··· Task inputs ···
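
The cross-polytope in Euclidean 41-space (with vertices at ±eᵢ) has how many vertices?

The 41-dimensional cross-polytope has 2n = 2·41 = 82 vertices.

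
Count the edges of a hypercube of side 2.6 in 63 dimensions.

Number of 1-faces = C(63,1)·2^(63-1) = 63·4611686018427387904 = 290536219160925437952.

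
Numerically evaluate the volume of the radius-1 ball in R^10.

The n-ball volume is π^(n/2)·r^n/Γ(n/2+1). With n=10, r=1: V = π^5/120 ≈ 2.55016.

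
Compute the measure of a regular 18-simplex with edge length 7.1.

V = (7.1^18 / 18!) · √((18+1) / 2^18) ≈ 0.00279522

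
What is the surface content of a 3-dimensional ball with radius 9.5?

The surface area of an n-ball is 2π^(n/2) r^(n-1) / Γ(n/2). For n=3, r=9.5: 4πr² = 4π·(9.5)² ≈ 1134.11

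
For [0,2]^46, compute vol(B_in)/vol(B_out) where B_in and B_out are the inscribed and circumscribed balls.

The radii are 2/2 and 2√46/2, so the volume ratio is (1/√46)^46 = 46^{-46/2} ≈ 5.70913e-39.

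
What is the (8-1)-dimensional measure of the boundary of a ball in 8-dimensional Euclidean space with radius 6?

|∂B_8(6)| = 93312·π^4 ≈ 9.08944e+06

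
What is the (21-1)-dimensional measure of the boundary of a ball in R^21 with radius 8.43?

|∂B_21(8.43)| ≈ 9.62318e+17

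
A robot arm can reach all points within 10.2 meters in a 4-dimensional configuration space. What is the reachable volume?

V_4(10.2) = π^(4/2) · (10.2)^4 / Γ(4/2 + 1) ≈ 53415.9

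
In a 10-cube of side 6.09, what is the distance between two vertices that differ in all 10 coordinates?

Diagonal = √10 · 6.09 ≈ 19.2583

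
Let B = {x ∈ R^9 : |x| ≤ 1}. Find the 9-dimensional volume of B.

The n-ball volume is π^(n/2)·r^n/Γ(n/2+1). With n=9, r=1: V = 32·π^4/945 ≈ 3.29851.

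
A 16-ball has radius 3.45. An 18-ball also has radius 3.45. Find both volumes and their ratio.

V_16(3.45) ≈ 9.47947e+07. V_18(3.45) ≈ 3.93849e+08. Ratio V_16/V_18 ≈ 0.2407.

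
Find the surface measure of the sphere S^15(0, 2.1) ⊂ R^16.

S = n·V_n(r)/r = 16·V_16(2.1)/2.1 (volume-to-surface relation), giving 256500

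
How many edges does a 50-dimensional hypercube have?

An n-cube has n·2^(n-1) edges. With n = 50: 50·562949953421312 = 28147497671065600.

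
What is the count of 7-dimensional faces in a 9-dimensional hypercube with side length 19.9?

Choose 7 of 9 axes to span the face (C(9,7) = 36 ways), then fix each of the remaining 2 coordinates at one of its two extreme values (2^2 = 4 ways): 36·4 = 144.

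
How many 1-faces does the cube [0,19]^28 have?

Number of 1-faces = C(28,1)·2^(28-1) = 28·134217728 = 3758096384.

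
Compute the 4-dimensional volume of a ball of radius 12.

Volume = π^{4/2}·(12)^4/Γ(3) = 10368·π^2 ≈ 102328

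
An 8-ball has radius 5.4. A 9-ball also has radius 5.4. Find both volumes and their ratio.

V_8(5.4) ≈ 2.93453e+06. V_9(5.4) ≈ 1.28784e+07. Ratio V_8/V_9 ≈ 0.2279.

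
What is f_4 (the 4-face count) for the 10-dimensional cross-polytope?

Each 4-face is the convex hull of 5 vertices, one chosen as ±e_i from each of 5 distinct axes: 2^5·C(10,5) = 8064.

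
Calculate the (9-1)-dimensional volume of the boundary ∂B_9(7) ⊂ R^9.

|∂B_9(7)| = 26353376·π^4/15 ≈ 1.71137e+08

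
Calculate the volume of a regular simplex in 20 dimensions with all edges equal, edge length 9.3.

V_20 = √(21) · 9.3^20 / (20! · 2^(20/2)) ≈ 0.0430868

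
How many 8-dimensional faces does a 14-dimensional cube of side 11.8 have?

f_8(14-cube) = (14 choose 8) · 2^6 = 192192.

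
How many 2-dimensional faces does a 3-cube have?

An n-cube has C(n,k)·2^(n-k) k-faces. Here C(3,2)·2^1 = 3·2 = 6.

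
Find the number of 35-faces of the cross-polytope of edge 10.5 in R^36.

An n-cross-polytope has 2^(k+1)·C(n,k+1) k-faces. Here 2^36·C(36,36) = 68719476736·1 = 68719476736.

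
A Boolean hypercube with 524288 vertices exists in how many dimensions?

The n-cube has 2^n vertices, and 524288 = 2^19, so n = 19.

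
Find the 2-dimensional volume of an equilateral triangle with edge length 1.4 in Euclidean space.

Area = (√3/4) · 1.4² = 0.848705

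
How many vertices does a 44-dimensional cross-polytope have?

The 44-dimensional cross-polytope has 2n = 2·44 = 88 vertices.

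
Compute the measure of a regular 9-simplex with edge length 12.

For a regular n-simplex with edge a, V = (a^n / n!)·√((n+1)/2^n). With a=12, n=9: V ≈ 1987.16.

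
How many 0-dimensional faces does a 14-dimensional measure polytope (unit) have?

f_0(14-cube) = (14 choose 0) · 2^14 = 16384.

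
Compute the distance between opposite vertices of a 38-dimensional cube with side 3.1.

||(3.1,3.1,...,3.1)|| = √(38)·3.1 ≈ 19.1097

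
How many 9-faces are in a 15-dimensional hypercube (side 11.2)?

f_9(15-cube) = (15 choose 9) · 2^6 = 320320.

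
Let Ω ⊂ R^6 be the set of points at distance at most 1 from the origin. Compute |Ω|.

V_6(1) = π^(6/2) · (1)^6 / Γ(6/2 + 1) = π^3/6 ≈ 5.16771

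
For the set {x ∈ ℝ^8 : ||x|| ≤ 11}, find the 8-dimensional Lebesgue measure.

The n-ball volume is π^(n/2)·r^n/Γ(n/2+1). With n=8, r=11: V = 214358881·π^4/24 ≈ 8.70021e+08.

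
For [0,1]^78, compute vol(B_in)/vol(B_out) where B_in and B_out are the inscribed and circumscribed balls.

V_in/V_out = n^(-n/2) = 78^(-78/2) ≈ 1.61551e-74.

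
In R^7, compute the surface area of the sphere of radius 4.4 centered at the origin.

S_7(4.4) = 2·π^(7/2)·(4.4)^6 / Γ(7/2) ≈ 239991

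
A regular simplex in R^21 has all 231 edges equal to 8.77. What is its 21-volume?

V = (8.77^21 / 21!) · √((21+1) / 2^21) ≈ 0.00402758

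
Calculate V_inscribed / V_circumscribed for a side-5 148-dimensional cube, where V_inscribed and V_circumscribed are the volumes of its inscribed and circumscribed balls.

V_in/V_out = n^(-n/2) = 148^(-148/2) ≈ 2.51555e-161.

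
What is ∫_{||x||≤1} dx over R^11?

V = 64·π^5/10395 ≈ 1.8841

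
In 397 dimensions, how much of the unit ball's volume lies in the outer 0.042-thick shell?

V(inner)/V(outer) = ((1-0.042)/1)^397 ≈ 4e-08, so the shell fraction is 0.99999996.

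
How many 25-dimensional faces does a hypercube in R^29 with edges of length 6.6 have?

f_25(29-cube) = (29 choose 25) · 2^4 = 380016.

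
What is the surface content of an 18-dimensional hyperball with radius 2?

The surface area of an n-ball is 2π^(n/2) r^(n-1) / Γ(n/2). For n=18, r=2: 2048·π^9/315 ≈ 193806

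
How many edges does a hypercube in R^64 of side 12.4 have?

The 64-cube has n·2^(n-1) = 64·2^63 = 64·9223372036854775808 = 590295810358705651712 edges.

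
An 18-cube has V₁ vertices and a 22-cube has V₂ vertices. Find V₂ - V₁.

V₁ = 2^18 = 262144. V₂ = 2^22 = 4194304. V₂ - V₁ = 3932160.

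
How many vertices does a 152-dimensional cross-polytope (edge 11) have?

The 152-dimensional cross-polytope has 2n = 2·152 = 304 vertices.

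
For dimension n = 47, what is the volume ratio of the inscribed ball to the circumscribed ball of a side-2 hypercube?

Volume scales as r^n, and r_in/r_out = 1/√47, giving (1/√47)^47 ≈ 5.07809e-40.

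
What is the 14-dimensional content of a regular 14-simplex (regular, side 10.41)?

Volume = 10.41^14 · √(15/2^14) / 14! ≈ 60.9169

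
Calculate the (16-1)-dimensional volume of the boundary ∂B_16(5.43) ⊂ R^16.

S_16(5.43) = 2·π^(16/2)·(5.43)^15 / Γ(16/2) ≈ 3.96092e+11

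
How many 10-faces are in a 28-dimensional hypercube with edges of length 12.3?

Number of 10-faces = C(28,10) · 2^(28-10) = 13123110 · 262144 = 3440144547840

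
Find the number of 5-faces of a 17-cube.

Choose 5 of 17 axes to span the face (C(17,5) = 6188 ways), then fix each of the remaining 12 coordinates at one of its two extreme values (2^12 = 4096 ways): 6188·4096 = 25346048.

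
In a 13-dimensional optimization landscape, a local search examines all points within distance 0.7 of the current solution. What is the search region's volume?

The n-ball volume is π^(n/2)·r^n/Γ(n/2+1). With n=13, r=0.7: V ≈ 0.00882299.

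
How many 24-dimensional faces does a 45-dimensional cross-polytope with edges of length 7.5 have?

An n-cross-polytope has 2^(k+1)·C(n,k+1) k-faces. Here 2^25·C(45,25) = 33554432·3169870830126 = 106363215218246418432.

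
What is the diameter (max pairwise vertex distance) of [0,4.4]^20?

d = √(4.4² + 4.4² + ... + 4.4²) [20 terms] = √(20·4.4²) = 4.4√20 ≈ 19.6774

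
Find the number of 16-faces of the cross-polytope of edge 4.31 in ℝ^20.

Each 16-face is the convex hull of 17 vertices, one chosen as ±e_i from each of 17 distinct axes: 2^17·C(20,17) = 149422080.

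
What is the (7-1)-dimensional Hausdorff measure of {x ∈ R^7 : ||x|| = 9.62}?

S = n·V_n(r)/r = 7·V_7(9.62)/9.62 (volume-to-surface relation), giving 2.62137e+07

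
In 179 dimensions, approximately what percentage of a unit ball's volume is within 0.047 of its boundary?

1 - (1-0.047)^179 ≈ 0.999819 ≈ 99.9819%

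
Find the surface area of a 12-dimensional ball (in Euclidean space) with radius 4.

S = n·V_n(r)/r = 12·V_12(4)/4 (volume-to-surface relation), giving 1048576·π^6/15 ≈ 6.7206e+07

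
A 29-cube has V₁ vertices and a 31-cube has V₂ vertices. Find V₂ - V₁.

V₁ = 2^29 = 536870912. V₂ = 2^31 = 2147483648. V₂ - V₁ = 1610612736.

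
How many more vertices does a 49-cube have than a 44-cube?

The 49-cube has 2^49 = 562949953421312 vertices. The 44-cube has 2^44 = 17592186044416 vertices. Difference: 562949953421312 - 17592186044416 = 545357767376896.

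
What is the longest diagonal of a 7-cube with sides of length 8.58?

Diagonal = √7 · 8.58 ≈ 22.7005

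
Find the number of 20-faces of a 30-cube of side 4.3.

Choose 20 of 30 axes to span the face (C(30,20) = 30045015 ways), then fix each of the remaining 10 coordinates at one of its two extreme values (2^10 = 1024 ways): 30045015·1024 = 30766095360.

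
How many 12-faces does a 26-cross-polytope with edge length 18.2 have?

Each 12-face is the convex hull of 13 vertices, one chosen as ±e_i from each of 13 distinct axes: 2^13·C(26,13) = 85201715200.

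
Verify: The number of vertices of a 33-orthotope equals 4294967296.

False. The 33-cube has 2^33 = 8589934592 vertices.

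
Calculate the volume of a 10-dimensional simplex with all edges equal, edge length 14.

Volume = 14^10 · √(11/2^10) / 10! ≈ 8261.59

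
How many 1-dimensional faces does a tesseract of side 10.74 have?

f_1(4-cube) = (4 choose 1) · 2^3 = 32.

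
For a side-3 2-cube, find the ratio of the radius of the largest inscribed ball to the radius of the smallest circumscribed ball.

r_in / r_out = (3/2) / (3√2/2) = 1/√2 ≈ 0.707107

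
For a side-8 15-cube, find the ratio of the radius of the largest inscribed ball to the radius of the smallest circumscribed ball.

Ratio = (s/2)/(s√15/2) = 15^(-1/2) ≈ 0.258199.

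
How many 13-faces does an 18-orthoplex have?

f_13(18-orthoplex) = 2^14 · (18 choose 14) = 50135040.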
···
> _Task instructions_
Transcribe exactly, and only, the lines from the one bearing "For a side-8" through the last line of the entries, counting both.

> _Solution for this exercise_
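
For a side-8 15-cube, find the ratio of the radius of the largest inscribed ball to the radius of the smallest circumscribed ball.

Ratio = (s/2)/(s√15/2) = 15^(-1/2) ≈ 0.258199.

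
How many 13-faces does an 18-orthoplex have?

f_13(18-orthoplex) = 2^14 · (18 choose 14) = 50135040.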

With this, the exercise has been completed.